▸ Task goal
Tally the lines below that contain "given" and reply with only the tally.

▸ Data records
· · ·

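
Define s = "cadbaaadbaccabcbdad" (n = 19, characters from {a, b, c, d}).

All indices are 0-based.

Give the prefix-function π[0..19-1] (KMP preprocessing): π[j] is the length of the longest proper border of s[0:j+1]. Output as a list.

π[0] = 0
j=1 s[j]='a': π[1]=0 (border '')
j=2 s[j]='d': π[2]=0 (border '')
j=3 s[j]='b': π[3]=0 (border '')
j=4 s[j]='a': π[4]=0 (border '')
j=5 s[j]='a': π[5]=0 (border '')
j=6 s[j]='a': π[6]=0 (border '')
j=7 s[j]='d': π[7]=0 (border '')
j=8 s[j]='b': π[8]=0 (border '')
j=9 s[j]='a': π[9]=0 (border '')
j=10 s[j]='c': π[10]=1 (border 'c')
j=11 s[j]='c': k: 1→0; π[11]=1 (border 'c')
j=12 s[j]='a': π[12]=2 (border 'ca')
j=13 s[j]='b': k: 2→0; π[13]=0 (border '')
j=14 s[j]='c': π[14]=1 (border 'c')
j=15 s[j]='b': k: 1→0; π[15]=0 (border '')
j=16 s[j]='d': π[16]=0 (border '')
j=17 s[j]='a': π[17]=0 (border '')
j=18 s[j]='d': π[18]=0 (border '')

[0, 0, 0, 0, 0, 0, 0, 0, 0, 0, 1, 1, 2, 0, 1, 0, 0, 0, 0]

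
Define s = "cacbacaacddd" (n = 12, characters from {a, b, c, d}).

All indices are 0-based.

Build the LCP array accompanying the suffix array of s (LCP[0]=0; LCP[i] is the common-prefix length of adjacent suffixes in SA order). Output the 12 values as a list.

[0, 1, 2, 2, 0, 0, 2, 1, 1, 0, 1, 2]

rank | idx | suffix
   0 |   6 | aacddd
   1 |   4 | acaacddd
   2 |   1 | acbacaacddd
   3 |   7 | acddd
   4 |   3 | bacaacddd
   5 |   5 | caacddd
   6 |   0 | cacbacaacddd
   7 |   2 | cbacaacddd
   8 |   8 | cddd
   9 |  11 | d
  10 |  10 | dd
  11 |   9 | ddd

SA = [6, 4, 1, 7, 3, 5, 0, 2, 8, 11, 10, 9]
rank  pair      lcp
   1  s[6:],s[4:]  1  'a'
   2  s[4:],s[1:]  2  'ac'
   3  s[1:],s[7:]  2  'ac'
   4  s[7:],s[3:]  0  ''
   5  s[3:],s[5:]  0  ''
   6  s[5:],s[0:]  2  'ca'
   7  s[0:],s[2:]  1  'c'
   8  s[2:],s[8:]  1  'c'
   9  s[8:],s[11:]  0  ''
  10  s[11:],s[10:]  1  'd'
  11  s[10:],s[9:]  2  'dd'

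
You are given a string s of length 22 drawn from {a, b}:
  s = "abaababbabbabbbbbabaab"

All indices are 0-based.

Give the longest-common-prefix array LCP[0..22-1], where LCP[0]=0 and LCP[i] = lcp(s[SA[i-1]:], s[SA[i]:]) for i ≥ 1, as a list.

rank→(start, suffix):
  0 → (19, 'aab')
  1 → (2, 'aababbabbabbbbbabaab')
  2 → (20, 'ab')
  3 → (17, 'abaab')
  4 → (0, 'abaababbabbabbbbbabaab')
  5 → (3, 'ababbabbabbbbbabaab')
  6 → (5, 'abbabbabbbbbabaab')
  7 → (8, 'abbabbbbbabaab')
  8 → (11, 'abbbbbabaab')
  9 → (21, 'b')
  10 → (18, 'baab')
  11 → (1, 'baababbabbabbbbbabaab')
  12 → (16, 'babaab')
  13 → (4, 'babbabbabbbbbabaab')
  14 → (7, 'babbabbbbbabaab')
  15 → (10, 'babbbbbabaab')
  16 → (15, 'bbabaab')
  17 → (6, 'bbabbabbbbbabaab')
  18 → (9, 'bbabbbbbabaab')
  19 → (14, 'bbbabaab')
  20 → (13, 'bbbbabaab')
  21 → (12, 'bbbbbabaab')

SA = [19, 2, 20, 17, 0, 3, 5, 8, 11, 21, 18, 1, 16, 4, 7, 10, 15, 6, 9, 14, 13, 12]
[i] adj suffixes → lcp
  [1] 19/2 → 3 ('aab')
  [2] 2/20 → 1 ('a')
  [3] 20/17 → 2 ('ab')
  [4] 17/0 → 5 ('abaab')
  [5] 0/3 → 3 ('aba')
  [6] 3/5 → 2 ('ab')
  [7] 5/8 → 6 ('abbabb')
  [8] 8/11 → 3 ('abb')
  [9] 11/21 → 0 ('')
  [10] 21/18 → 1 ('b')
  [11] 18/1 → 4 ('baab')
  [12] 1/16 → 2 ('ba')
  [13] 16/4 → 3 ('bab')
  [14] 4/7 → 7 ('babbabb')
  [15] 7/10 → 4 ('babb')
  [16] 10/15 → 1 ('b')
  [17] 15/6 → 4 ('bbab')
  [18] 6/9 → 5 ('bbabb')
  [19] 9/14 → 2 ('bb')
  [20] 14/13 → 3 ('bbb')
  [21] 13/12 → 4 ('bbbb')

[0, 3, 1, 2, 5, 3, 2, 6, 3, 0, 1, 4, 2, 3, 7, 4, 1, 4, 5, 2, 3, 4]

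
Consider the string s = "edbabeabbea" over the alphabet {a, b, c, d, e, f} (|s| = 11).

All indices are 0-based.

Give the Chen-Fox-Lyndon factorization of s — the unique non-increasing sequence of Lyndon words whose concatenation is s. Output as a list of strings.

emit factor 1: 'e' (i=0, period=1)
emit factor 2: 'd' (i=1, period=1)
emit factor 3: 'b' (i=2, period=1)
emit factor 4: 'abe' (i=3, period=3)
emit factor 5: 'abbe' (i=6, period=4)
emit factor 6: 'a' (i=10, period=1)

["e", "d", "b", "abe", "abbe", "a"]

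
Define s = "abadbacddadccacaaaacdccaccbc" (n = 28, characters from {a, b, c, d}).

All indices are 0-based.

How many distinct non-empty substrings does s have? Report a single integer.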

· · ·

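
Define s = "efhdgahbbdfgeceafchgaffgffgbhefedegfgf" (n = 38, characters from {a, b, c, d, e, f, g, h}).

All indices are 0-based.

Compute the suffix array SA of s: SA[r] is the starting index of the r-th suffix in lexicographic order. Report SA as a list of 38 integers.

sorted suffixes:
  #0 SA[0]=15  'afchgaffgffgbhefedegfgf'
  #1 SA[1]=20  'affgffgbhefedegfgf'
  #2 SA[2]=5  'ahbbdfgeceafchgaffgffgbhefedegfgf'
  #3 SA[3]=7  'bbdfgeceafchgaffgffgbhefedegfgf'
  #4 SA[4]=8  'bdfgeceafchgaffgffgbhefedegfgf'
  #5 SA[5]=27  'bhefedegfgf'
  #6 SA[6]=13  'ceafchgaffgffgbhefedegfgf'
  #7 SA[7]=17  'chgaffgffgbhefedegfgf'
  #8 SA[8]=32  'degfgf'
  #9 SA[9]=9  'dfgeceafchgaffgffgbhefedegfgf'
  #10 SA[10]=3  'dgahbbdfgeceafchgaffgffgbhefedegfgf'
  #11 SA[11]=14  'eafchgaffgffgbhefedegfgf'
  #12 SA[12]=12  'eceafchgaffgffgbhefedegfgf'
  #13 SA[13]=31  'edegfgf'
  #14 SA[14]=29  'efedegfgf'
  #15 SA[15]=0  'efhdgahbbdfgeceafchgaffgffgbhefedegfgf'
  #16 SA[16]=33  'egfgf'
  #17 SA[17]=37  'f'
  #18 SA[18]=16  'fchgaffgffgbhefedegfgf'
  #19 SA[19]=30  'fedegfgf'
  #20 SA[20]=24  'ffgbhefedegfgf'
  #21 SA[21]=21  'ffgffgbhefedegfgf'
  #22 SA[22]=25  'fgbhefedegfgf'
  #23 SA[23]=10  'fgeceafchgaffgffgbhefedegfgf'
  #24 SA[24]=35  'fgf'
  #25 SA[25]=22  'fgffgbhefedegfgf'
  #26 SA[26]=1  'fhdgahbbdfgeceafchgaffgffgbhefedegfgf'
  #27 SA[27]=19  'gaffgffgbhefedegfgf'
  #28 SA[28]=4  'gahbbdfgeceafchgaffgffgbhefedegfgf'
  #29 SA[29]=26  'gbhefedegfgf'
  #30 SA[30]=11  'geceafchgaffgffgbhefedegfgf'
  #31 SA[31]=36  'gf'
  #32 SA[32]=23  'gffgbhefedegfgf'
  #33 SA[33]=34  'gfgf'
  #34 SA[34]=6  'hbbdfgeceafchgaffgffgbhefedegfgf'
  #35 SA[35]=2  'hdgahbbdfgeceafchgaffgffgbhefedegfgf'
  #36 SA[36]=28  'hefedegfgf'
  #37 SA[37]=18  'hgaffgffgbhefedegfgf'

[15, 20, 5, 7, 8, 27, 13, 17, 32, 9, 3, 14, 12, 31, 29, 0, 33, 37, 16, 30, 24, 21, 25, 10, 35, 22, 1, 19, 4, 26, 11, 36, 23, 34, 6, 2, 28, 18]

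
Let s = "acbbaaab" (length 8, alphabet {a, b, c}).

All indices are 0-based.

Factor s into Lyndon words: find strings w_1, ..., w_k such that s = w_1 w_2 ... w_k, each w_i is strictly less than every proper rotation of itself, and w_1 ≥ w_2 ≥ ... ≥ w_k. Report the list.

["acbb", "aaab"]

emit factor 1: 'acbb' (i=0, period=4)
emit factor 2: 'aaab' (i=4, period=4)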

· · ·

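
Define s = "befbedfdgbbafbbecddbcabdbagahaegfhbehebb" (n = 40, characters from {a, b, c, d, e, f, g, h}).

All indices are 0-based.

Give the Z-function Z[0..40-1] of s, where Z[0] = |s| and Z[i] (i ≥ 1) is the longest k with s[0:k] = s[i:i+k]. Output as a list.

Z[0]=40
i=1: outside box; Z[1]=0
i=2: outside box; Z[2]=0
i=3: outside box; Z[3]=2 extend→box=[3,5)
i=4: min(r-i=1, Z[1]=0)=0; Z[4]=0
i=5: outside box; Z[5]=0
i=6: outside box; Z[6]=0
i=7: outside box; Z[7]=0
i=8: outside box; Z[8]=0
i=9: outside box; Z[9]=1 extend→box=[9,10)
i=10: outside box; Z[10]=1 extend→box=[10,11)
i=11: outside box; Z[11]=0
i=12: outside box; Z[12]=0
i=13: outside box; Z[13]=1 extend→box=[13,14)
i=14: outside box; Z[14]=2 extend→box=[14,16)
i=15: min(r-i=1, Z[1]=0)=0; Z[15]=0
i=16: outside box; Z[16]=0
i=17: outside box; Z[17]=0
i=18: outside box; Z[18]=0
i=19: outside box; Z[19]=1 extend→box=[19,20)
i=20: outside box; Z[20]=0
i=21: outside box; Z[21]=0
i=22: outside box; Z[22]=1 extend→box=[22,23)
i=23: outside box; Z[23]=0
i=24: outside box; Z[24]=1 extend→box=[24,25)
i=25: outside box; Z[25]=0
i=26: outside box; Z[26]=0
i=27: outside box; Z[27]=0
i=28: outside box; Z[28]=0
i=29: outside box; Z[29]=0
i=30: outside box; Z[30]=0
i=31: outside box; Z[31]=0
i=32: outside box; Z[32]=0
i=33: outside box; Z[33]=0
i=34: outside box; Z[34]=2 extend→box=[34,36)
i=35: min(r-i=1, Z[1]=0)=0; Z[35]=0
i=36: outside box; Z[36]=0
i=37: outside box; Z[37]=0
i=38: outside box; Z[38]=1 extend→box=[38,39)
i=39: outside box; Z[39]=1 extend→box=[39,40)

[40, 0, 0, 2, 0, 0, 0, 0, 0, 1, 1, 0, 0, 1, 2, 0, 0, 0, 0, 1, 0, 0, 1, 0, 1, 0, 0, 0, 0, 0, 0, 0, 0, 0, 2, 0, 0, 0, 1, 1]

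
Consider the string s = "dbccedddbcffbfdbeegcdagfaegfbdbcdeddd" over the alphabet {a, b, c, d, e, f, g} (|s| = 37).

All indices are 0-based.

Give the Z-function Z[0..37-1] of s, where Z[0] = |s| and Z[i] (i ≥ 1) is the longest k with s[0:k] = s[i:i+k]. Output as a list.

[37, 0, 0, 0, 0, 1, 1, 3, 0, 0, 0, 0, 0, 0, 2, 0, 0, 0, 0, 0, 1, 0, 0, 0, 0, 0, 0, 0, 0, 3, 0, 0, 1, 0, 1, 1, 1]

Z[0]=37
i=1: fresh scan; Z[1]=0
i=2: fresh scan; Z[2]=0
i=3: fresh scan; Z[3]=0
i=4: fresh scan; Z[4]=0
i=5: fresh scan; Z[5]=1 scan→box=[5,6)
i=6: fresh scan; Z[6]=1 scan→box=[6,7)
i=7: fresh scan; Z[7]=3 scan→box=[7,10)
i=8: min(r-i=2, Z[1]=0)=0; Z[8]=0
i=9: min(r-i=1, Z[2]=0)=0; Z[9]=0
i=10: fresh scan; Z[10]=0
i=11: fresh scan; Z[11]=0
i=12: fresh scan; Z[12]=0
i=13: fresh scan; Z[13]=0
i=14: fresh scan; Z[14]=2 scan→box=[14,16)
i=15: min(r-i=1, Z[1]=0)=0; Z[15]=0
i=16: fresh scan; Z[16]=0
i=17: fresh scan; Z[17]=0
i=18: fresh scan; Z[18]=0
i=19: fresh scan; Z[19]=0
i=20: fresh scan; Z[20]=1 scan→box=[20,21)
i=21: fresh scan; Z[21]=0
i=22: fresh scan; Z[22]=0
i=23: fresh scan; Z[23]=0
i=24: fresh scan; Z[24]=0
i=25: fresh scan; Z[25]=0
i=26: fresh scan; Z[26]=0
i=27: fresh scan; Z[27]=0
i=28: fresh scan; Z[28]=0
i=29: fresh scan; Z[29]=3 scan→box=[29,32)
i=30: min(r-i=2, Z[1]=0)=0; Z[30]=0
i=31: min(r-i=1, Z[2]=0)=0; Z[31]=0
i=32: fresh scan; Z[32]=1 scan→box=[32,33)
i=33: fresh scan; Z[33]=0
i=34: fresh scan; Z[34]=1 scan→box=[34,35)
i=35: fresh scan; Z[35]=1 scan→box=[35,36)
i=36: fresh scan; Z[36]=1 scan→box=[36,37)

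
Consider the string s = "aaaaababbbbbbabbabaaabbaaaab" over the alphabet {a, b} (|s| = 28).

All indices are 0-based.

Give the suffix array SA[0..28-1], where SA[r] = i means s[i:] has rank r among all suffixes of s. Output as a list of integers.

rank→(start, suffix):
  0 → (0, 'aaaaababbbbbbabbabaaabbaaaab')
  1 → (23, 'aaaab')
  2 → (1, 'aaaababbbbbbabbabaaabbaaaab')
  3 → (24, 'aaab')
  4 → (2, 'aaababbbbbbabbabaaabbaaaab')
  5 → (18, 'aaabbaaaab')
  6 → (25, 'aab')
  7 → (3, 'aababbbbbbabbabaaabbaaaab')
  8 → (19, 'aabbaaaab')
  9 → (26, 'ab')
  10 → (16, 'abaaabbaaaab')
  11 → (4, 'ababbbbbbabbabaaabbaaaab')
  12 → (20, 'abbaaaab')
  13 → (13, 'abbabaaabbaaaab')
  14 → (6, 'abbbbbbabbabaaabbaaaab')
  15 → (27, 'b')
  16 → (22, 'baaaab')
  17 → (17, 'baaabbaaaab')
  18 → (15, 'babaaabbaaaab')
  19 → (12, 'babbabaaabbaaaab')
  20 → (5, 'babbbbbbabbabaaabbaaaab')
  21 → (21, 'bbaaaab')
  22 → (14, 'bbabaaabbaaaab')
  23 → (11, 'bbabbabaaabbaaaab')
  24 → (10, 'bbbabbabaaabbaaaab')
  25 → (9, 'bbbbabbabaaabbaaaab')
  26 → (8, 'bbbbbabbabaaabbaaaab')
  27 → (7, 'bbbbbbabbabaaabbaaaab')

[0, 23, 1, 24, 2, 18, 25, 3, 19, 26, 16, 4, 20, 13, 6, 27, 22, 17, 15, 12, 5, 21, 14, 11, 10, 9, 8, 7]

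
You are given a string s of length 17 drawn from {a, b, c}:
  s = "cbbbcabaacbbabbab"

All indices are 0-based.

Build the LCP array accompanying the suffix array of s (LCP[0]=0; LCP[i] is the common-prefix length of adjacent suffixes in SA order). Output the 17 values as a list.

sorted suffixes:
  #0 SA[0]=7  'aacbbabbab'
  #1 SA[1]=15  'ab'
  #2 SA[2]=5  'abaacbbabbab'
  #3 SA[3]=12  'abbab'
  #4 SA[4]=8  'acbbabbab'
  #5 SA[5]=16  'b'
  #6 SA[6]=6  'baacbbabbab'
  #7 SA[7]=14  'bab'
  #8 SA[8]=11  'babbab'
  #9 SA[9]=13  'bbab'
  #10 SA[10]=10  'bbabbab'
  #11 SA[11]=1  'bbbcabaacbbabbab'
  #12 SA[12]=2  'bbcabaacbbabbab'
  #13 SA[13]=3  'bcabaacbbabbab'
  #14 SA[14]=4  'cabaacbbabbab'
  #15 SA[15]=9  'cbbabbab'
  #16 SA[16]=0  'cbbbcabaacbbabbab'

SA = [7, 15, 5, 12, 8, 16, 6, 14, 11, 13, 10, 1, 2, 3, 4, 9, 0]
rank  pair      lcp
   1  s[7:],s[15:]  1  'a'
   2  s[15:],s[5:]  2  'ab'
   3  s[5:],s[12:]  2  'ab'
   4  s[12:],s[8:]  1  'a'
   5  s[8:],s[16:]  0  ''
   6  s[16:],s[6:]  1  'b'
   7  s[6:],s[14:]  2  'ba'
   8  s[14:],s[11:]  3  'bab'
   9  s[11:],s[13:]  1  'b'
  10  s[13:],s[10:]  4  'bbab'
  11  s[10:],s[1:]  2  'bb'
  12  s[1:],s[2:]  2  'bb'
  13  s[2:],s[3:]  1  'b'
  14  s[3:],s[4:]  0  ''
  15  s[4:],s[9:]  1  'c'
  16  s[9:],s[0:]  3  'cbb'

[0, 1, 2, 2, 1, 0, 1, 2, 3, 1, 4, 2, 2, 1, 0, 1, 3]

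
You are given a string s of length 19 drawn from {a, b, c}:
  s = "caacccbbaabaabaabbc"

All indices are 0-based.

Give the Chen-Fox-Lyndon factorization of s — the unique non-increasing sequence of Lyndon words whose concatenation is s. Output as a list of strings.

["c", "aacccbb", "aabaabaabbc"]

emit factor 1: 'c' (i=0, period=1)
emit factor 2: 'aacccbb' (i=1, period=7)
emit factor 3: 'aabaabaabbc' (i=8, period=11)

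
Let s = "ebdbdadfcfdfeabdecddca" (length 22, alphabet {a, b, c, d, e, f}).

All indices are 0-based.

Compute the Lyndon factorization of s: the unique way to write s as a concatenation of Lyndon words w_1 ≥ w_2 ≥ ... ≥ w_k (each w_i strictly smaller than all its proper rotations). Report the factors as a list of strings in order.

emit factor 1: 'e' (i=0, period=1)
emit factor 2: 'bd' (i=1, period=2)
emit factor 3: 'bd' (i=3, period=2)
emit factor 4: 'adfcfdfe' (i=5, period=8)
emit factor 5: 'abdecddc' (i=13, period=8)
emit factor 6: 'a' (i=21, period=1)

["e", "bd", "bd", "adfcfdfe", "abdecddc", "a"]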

· · ·

▸ Solution for this problem
3